- Your assignment -
Give the data again in its entirety, exactly as provided.

___

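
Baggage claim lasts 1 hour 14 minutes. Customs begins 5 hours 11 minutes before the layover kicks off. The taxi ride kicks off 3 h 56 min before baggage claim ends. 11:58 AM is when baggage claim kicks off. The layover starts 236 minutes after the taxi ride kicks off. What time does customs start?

8:01 AM

Baggage claim ends at 11:58 AM + 74 min = 1:12 PM.
The taxi ride starts at 1:12 PM − 236 min = 9:16 AM.
The layover starts at 9:16 AM + 236 min = 1:12 PM.
Customs starts at 1:12 PM − 311 min = 8:01 AM.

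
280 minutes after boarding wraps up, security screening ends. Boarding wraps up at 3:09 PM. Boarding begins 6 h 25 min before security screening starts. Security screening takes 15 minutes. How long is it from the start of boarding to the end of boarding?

2 hours

Security screening ends at 3:09 PM + 280 min = 7:49 PM.
Security screening starts at 7:49 PM − 15 min = 7:34 PM.
Boarding starts at 7:34 PM − 385 min = 1:09 PM.
From 1:09 PM to 3:09 PM is 2 hours.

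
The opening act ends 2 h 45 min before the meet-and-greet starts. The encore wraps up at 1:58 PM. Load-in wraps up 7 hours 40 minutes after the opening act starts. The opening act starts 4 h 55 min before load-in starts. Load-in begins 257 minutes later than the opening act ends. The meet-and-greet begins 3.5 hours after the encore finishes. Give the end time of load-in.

9:45 PM

The meet-and-greet starts at 1:58 PM + 210 min = 5:28 PM.
The opening act ends at 5:28 PM − 165 min = 2:43 PM.
Load-in starts at 2:43 PM + 257 min = 7:00 PM.
The opening act starts at 7:00 PM − 295 min = 2:05 PM.
Load-in ends at 2:05 PM + 460 min = 9:45 PM.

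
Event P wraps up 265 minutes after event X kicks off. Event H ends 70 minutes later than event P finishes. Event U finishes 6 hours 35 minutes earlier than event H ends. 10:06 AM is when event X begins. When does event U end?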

___

- Output below -
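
Baggage claim lasts 1 hour 14 minutes. Customs begins 5 hours 11 minutes before the layover kicks off. The taxi ride kicks off 3 h 56 min before baggage claim ends. 11:58 AM is when baggage claim kicks off. The layover starts 236 minutes after the taxi ride kicks off. What time does customs start?

8:01 AM

Baggage claim ends at 11:58 AM + 74 min = 1:12 PM.
The taxi ride starts at 1:12 PM − 236 min = 9:16 AM.
The layover starts at 9:16 AM + 236 min = 1:12 PM.
Customs starts at 1:12 PM − 311 min = 8:01 AM.

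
280 minutes after boarding wraps up, security screening ends. Boarding wraps up at 3:09 PM. Boarding begins 6 h 25 min before security screening starts. Security screening takes 15 minutes. How long is it from the start of boarding to the end of boarding?

2 hours

Security screening ends at 3:09 PM + 280 min = 7:49 PM.
Security screening starts at 7:49 PM − 15 min = 7:34 PM.
Boarding starts at 7:34 PM − 385 min = 1:09 PM.
From 1:09 PM to 3:09 PM is 2 hours.

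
The opening act ends 2 h 45 min before the meet-and-greet starts. The encore wraps up at 1:58 PM. Load-in wraps up 7 hours 40 minutes after the opening act starts. The opening act starts 4 h 55 min before load-in starts. Load-in begins 257 minutes later than the opening act ends. The meet-and-greet begins 3.5 hours after the encore finishes. Give the end time of load-in.

9:45 PM

The meet-and-greet starts at 1:58 PM + 210 min = 5:28 PM.
The opening act ends at 5:28 PM − 165 min = 2:43 PM.
Load-in starts at 2:43 PM + 257 min = 7:00 PM.
The opening act starts at 7:00 PM − 295 min = 2:05 PM.
Load-in ends at 2:05 PM + 460 min = 9:45 PM.

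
Event P wraps up 265 minutes after event X kicks off. Event H ends 70 minutes later than event P finishes. Event U finishes 6 hours 35 minutes earlier than event H ends. 10:06 AM is when event X begins. When does event U end?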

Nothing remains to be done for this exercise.